+++ STORED DATA +++

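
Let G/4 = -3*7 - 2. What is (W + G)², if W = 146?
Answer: 2916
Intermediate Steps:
G = -92 (G = 4*(-3*7 - 2) = 4*(-21 - 2) = 4*(-23) = -92)
(W + G)² = (146 - 92)² = 54² = 2916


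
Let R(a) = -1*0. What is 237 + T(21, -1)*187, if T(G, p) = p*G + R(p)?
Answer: -3690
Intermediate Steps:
R(a) = 0
T(G, p) = G*p (T(G, p) = p*G + 0 = G*p + 0 = G*p)
237 + T(21, -1)*187 = 237 + (21*(-1))*187 = 237 - 21*187 = 237 - 3927 = -3690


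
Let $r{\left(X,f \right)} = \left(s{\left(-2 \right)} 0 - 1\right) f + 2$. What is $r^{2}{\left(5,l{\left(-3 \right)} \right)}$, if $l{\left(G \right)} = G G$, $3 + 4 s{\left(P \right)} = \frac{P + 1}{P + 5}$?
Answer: $49$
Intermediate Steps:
$s{\left(P \right)} = - \frac{3}{4} + \frac{1 + P}{4 \left(5 + P\right)}$ ($s{\left(P \right)} = - \frac{3}{4} + \frac{\left(P + 1\right) \frac{1}{P + 5}}{4} = - \frac{3}{4} + \frac{\left(1 + P\right) \frac{1}{5 + P}}{4} = - \frac{3}{4} + \frac{\frac{1}{5 + P} \left(1 + P\right)}{4} = - \frac{3}{4} + \frac{1 + P}{4 \left(5 + P\right)}$)
$l{\left(G \right)} = G^{2}$
$r{\left(X,f \right)} = 2 - f$ ($r{\left(X,f \right)} = \left(\frac{-7 - -2}{2 \left(5 - 2\right)} 0 - 1\right) f + 2 = \left(\frac{-7 + 2}{2 \cdot 3} \cdot 0 - 1\right) f + 2 = \left(\frac{1}{2} \cdot \frac{1}{3} \left(-5\right) 0 - 1\right) f + 2 = \left(\left(- \frac{5}{6}\right) 0 - 1\right) f + 2 = \left(0 - 1\right) f + 2 = - f + 2 = 2 - f$)
$r^{2}{\left(5,l{\left(-3 \right)} \right)} = \left(2 - \left(-3\right)^{2}\right)^{2} = \left(2 - 9\right)^{2} = \left(-7\right)^{2} = 49$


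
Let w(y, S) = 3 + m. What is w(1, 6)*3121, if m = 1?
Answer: 12484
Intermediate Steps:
w(y, S) = 4 (w(y, S) = 3 + 1 = 4)
w(1, 6)*3121 = 4*3121 = 12484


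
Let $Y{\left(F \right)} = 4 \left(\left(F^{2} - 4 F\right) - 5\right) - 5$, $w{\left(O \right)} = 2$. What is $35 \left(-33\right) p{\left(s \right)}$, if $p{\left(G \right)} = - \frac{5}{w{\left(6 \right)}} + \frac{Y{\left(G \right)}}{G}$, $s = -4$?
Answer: $\frac{130515}{4} \approx 32629.0$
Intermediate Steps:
$Y{\left(F \right)} = -25 - 16 F + 4 F^{2}$ ($Y{\left(F \right)} = 4 \left(-5 + F^{2} - 4 F\right) - 5 = \left(-20 - 16 F + 4 F^{2}\right) - 5 = -25 - 16 F + 4 F^{2}$)
$p{\left(G \right)} = - \frac{5}{2} + \frac{-25 - 16 G + 4 G^{2}}{G}$
$35 \left(-33\right) p{\left(s \right)} = 35 \left(-33\right) \left(- \frac{37}{2} - \frac{25}{-4} + 4 \left(-4\right)\right) = - 1155 \left(- \frac{37}{2} - - \frac{25}{4} - 16\right) = - 1155 \left(- \frac{37}{2} + \frac{25}{4} - 16\right) = \left(-1155\right) \left(- \frac{113}{4}\right) = \frac{130515}{4}$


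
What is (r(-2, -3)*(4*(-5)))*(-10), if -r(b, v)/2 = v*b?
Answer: -2400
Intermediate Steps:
r(b, v) = -2*b*v (r(b, v) = -2*v*b = -2*b*v)
(r(-2, -3)*(4*(-5)))*(-10) = ((-2*(-2)*(-3))*(4*(-5)))*(-10) = -12*(-20)*(-10) = 240*(-10) = -2400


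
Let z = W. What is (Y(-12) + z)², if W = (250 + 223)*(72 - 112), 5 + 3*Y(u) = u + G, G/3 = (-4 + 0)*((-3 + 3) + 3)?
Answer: 3227716969/9 ≈ 3.5864e+8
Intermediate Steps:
G = -36 (G = 3*((-4 + 0)*((-3 + 3) + 3)) = 3*(-4*(0 + 3)) = 3*(-4*3) = 3*(-12) = -36)
Y(u) = -41/3 + u/3 (Y(u) = -5/3 + (u - 36)/3 = -5/3 + (-36 + u)/3 = -5/3 + (-12 + u/3) = -41/3 + u/3)
W = -18920 (W = 473*(-40) = -18920)
z = -18920
(Y(-12) + z)² = ((-41/3 + (⅓)*(-12)) - 18920)² = ((-41/3 - 4) - 18920)² = (-53/3 - 18920)² = (-56813/3)² = 3227716969/9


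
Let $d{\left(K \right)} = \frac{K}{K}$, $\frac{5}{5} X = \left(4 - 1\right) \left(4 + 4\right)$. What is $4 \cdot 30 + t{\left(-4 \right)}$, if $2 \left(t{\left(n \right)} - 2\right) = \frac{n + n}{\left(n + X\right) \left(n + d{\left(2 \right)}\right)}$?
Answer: $\frac{1831}{15} \approx 122.07$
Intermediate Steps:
$X = 24$ ($X = \left(4 - 1\right) \left(4 + 4\right) = 3 \cdot 8 = 24$)
$d{\left(K \right)} = 1$
$t{\left(n \right)} = 2 + \frac{n}{\left(1 + n\right) \left(24 + n\right)}$ ($t{\left(n \right)} = 2 + \frac{\left(n + n\right) \frac{1}{\left(n + 24\right) \left(n + 1\right)}}{2} = 2 + \frac{2 n \frac{1}{\left(24 + n\right) \left(1 + n\right)}}{2} = 2 + \frac{2 n \frac{1}{\left(1 + n\right) \left(24 + n\right)}}{2} = 2 + \frac{2 n \frac{1}{1 + n} \frac{1}{24 + n}}{2} = 2 + \frac{n}{\left(1 + n\right) \left(24 + n\right)}$)
$4 \cdot 30 + t{\left(-4 \right)} = 4 \cdot 30 + \frac{48 + 2 \left(-4\right)^{2} + 51 \left(-4\right)}{24 + \left(-4\right)^{2} + 25 \left(-4\right)} = 120 + \frac{48 + 2 \cdot 16 - 204}{24 + 16 - 100} = 120 + \frac{48 + 32 - 204}{-60} = 120 - - \frac{31}{15} = 120 + \frac{31}{15} = \frac{1831}{15}$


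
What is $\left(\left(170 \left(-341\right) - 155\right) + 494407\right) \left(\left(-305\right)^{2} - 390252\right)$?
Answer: $-129674790014$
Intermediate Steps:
$\left(\left(170 \left(-341\right) - 155\right) + 494407\right) \left(\left(-305\right)^{2} - 390252\right) = \left(\left(-57970 - 155\right) + 494407\right) \left(93025 - 390252\right) = \left(-58125 + 494407\right) \left(-297227\right) = 436282 \left(-297227\right) = -129674790014$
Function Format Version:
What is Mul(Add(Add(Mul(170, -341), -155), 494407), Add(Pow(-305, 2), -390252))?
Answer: -129674790014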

+++

TASK STATEMENT: Each line with the string "What" counts once; report how many such lines the material has, as a bare number.

RESPONSE FOR THIS EXERCISE: 10